== EXERCISE ==
The required output is the line with "For broadband subscriptions, buyers'" and each line that follows it to the end of the entries below, copied exactly and with nothing added.

Saved entries
☆ ☆ ☆ ☆ ☆ ☆ ☆

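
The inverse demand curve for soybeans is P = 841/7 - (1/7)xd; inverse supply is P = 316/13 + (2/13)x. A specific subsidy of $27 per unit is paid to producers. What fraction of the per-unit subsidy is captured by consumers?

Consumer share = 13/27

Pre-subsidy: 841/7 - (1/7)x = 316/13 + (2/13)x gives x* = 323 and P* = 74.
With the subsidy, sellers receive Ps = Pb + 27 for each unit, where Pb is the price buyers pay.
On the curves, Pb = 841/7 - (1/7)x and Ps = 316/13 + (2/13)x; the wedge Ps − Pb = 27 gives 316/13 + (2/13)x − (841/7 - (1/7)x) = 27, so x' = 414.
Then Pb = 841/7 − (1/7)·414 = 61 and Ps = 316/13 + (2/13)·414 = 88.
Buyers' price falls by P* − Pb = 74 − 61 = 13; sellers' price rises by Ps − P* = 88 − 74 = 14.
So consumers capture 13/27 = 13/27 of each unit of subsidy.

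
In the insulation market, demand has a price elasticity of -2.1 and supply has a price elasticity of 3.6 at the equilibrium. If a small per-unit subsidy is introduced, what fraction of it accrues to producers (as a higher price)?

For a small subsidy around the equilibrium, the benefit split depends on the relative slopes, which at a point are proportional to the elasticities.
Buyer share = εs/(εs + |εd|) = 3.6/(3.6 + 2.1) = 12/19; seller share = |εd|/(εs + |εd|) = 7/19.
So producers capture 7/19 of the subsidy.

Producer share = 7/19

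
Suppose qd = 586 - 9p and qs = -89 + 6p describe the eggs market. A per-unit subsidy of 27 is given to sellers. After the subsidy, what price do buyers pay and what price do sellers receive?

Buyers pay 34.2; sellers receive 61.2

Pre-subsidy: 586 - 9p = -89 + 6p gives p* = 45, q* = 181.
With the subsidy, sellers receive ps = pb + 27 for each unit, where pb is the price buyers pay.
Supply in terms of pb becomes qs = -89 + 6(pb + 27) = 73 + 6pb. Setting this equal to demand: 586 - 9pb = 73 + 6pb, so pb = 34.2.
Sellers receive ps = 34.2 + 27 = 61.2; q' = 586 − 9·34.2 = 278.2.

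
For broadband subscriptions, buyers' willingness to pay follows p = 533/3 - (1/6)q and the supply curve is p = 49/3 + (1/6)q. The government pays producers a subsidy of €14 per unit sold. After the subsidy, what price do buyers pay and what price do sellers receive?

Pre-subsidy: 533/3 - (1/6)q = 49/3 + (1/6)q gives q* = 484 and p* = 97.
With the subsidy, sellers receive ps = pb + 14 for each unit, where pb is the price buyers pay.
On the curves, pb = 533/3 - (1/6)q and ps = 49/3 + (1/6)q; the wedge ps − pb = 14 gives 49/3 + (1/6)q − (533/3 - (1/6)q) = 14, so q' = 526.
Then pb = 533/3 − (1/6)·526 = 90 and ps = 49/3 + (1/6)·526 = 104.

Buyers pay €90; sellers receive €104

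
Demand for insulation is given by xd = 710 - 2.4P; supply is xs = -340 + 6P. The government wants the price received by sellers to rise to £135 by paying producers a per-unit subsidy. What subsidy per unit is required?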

☆ ☆ ☆ ☆ ☆ ☆ ☆

== THE COMPLETED TASK ==
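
For broadband subscriptions, buyers' willingness to pay follows p = 533/3 - (1/6)q and the supply curve is p = 49/3 + (1/6)q. The government pays producers a subsidy of €14 per unit sold. After the subsidy, what price do buyers pay and what price do sellers receive?

Pre-subsidy: 533/3 - (1/6)q = 49/3 + (1/6)q gives q* = 484 and p* = 97.
With the subsidy, sellers receive ps = pb + 14 for each unit, where pb is the price buyers pay.
On the curves, pb = 533/3 - (1/6)q and ps = 49/3 + (1/6)q; the wedge ps − pb = 14 gives 49/3 + (1/6)q − (533/3 - (1/6)q) = 14, so q' = 526.
Then pb = 533/3 − (1/6)·526 = 90 and ps = 49/3 + (1/6)·526 = 104.

Buyers pay €90; sellers receive €104

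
Demand for insulation is given by xd = 710 - 2.4P; supply is xs = -340 + 6P. The government wants the price received by sellers to rise to £135 by paying producers a per-unit subsidy. What subsidy per unit is required?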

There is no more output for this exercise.